**SUPPLIED MATERIAL**:
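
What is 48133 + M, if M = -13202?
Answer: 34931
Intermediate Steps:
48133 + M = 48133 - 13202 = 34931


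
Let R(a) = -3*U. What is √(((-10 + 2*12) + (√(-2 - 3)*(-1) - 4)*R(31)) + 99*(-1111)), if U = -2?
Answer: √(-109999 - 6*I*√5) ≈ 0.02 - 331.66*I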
...
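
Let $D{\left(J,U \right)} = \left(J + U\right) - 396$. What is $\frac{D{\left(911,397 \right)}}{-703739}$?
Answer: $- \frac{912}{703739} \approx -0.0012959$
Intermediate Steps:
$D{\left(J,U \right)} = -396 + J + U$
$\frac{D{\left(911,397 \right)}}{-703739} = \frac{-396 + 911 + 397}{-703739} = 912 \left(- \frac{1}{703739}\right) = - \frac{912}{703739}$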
---
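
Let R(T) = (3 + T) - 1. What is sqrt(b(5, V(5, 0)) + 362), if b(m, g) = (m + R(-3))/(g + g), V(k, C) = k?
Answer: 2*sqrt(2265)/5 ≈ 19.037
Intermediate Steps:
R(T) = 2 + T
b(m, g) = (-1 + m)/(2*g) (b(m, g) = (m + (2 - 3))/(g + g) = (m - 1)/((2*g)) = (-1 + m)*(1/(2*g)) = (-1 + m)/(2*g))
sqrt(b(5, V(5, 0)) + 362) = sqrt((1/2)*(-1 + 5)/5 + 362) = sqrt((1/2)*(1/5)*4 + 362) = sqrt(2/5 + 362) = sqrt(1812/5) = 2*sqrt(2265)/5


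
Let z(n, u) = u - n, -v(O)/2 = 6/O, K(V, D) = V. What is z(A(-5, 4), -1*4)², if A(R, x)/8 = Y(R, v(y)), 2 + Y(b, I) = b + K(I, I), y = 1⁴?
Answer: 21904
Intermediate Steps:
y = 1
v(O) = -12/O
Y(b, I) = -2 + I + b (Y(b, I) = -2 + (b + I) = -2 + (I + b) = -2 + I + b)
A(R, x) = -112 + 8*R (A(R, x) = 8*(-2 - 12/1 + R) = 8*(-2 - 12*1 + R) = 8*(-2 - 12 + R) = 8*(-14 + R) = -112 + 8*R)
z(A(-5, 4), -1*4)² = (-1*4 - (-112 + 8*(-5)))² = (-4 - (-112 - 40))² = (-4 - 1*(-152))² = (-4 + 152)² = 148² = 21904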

**YOUR OBJECTIVE**:
Exactly the lines above from the one with "Let R(a) = -3*U." to the one with "Answer: √(-109999 - 6*I*√5) ≈ 0.02 - 331.66*I", both included, are to be quoted; leave the rest out.

**TASK RESPONSE**:
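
Let R(a) = -3*U. What is √(((-10 + 2*12) + (√(-2 - 3)*(-1) - 4)*R(31)) + 99*(-1111)), if U = -2?
Answer: √(-109999 - 6*I*√5) ≈ 0.02 - 331.66*I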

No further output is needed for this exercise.